Stored data entries
== Segment start ==
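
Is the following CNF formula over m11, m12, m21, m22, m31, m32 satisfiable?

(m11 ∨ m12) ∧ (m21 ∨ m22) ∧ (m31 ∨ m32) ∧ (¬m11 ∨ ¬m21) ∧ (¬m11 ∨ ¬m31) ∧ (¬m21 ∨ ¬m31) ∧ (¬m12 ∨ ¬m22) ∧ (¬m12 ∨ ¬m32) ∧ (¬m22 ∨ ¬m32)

No, unsatisfiable

Case m11 = True:
The clause (¬m21) is unit, so m21 = False.
The clause (m22) is unit, so m22 = True.
The clause (¬m31) is unit, so m31 = False.
The clause (m32) is unit, so m32 = True.
But (¬m32) is also a unit clause — contradiction.
Backtrack on m11: now try m11 = False.
The clause (m12) is unit, so m12 = True.
The clause (¬m22) is unit, so m22 = False.
The clause (m21) is unit, so m21 = True.
The clause (¬m31) is unit, so m31 = False.
The clause (m32) is unit, so m32 = True.
But (¬m32) is also a unit clause — contradiction.
Either choice for m11 ends in contradiction.
No assignment satisfies every clause.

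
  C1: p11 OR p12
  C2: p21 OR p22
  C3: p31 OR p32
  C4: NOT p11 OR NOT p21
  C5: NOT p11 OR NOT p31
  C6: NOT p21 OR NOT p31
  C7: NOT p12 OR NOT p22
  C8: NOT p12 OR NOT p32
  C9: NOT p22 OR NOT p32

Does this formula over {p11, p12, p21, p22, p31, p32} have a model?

Suppose p11 = true.
(NOT p21) alone gives p21 = false.
(p22) alone gives p22 = true.
(NOT p31) alone gives p31 = false.
(p32) alone gives p32 = true.
That conflicts with the unit clause (NOT p32).
Undo p11 and try p11 = false.
(p12) alone gives p12 = true.
(NOT p22) alone gives p22 = false.
(p21) alone gives p21 = true.
(NOT p31) alone gives p31 = false.
(p32) alone gives p32 = true.
That conflicts with the unit clause (NOT p32).
Either choice for p11 ends in contradiction.
No assignment satisfies every clause.

Unsatisfiable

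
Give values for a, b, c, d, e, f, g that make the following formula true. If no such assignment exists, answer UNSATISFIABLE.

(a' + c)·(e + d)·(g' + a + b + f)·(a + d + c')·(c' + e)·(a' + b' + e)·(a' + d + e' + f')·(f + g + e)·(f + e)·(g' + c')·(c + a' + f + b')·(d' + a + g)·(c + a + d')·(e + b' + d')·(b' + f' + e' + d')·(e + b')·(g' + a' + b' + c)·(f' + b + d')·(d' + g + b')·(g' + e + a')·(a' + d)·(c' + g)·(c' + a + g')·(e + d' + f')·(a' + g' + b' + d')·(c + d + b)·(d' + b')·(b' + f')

a=0,  b=1,  c=0,  d=0,  e=1,  f=0,  g=1

Suppose a = 0.
Suppose e = 1.
Suppose d = 0.
From the singleton clause (c'), c = 0.
From the singleton clause (b), b = 1.
From the singleton clause (f'), f = 0.
All clauses hold; g can take either value.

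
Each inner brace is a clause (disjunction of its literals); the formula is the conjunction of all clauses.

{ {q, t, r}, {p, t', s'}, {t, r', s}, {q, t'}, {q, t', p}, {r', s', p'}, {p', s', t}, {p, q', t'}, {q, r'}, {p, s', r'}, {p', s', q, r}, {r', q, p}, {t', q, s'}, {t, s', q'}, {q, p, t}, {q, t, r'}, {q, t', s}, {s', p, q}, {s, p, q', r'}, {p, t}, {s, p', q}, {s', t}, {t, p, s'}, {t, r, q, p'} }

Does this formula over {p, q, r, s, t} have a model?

Suppose q = 1.
Suppose p = 1.
Suppose r = 0.
Suppose s = 0.
Every clause is now satisfied; t is unconstrained.
A satisfying assignment: p: 1,  q: 1,  r: 0,  s: 0,  t: 1.

Yes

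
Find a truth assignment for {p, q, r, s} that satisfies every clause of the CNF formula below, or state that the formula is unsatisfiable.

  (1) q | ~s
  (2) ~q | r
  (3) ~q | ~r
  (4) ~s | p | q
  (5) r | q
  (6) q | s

Suppose q = 1.
The clause (r) is unit, so r = 1.
But (~r) is also a unit clause — contradiction.
That branch fails; take q = 0 instead.
The clause (~s) is unit, so s = 0.
But (s) is also a unit clause — contradiction.
Both values of q lead to a conflict.

UNSATISFIABLE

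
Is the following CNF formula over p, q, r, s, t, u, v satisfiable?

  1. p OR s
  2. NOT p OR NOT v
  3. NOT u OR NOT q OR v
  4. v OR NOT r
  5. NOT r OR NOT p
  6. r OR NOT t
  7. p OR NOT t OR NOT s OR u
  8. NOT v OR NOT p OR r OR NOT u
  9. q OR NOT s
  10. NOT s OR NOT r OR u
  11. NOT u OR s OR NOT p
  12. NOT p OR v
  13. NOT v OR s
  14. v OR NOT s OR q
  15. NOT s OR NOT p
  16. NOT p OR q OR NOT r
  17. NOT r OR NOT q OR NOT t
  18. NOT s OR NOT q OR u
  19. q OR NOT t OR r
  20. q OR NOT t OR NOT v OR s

Case p = false:
The clause (s) is unit, so s = true.
The clause (q) is unit, so q = true.
The clause (u) is unit, so u = true.
The clause (v) is unit, so v = true.
Case r = true:
The clause (NOT t) is unit, so t = false.
This assignment satisfies each clause.
A satisfying assignment: p: false,  q: true,  r: true,  s: true,  t: false,  u: true,  v: true.

Yes, satisfiable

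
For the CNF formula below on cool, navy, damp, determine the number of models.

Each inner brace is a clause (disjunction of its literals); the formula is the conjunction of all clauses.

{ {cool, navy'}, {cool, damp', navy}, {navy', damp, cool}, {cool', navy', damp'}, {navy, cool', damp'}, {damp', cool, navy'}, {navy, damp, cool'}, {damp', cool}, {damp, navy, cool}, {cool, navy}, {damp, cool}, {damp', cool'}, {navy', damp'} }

1

There are 2^3 = 8 truth assignments over (cool, navy, damp).
Check each against the 13 clauses (columns in the order cool, navy, damp):
  F F F  ✗ fails (damp + navy + cool)
  F F T  ✗ fails (cool + damp' + navy)
  F T F  ✗ fails (cool + navy')
  F T T  ✗ fails (cool + navy')
  T F F  ✗ fails (navy + damp + cool')
  T F T  ✗ fails (navy + cool' + damp')
  T T F  ✓ satisfies all
  T T T  ✗ fails (cool' + navy' + damp')
1 of the 8 rows is a model.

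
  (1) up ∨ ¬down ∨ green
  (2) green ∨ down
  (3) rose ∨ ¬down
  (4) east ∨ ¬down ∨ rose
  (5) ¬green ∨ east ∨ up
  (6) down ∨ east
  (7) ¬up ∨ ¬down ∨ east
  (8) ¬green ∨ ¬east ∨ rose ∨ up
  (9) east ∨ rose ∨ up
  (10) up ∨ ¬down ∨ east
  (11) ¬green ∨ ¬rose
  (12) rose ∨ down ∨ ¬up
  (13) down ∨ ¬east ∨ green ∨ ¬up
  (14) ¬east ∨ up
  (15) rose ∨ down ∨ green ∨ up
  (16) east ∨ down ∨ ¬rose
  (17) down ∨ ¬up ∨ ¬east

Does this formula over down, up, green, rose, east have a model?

Suppose green = False.
(down) alone gives down = True.
(up) alone gives up = True.
(rose) alone gives rose = True.
(east) alone gives east = True.
Every clause now holds.
A satisfying assignment: down: True, up: True, green: False, rose: True, east: True.

Satisfiable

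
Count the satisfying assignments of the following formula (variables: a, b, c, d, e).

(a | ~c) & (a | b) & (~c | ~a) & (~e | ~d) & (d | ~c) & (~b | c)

There are 2^5 = 32 truth assignments over (a, b, c, d, e).
Split on a. With a = 1, the clauses containing a are satisfied and ~a drops from the rest; 3 of the 2^4 = 16 assignments to the other variables satisfy what remains.
With a = 0, by the same count on the reduced clause set, 0 assignments work.
Total: 3 + 0 = 3.

3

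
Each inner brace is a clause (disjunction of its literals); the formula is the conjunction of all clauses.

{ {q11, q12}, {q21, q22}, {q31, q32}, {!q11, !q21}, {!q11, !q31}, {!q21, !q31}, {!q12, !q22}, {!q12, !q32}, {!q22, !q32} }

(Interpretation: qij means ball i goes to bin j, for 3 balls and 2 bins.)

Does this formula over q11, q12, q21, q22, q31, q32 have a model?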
== Segment end ==
Each line above that contains "following" must be copied out.

= Response for this exercise =
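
Is the following CNF formula over m11, m12, m21, m22, m31, m32 satisfiable?
Give values for a, b, c, d, e, f, g that make the following formula true. If no such assignment exists, answer UNSATISFIABLE.
Is the following CNF formula over p, q, r, s, t, u, v satisfiable?
Count the satisfying assignments of the following formula (variables: a, b, c, d, e).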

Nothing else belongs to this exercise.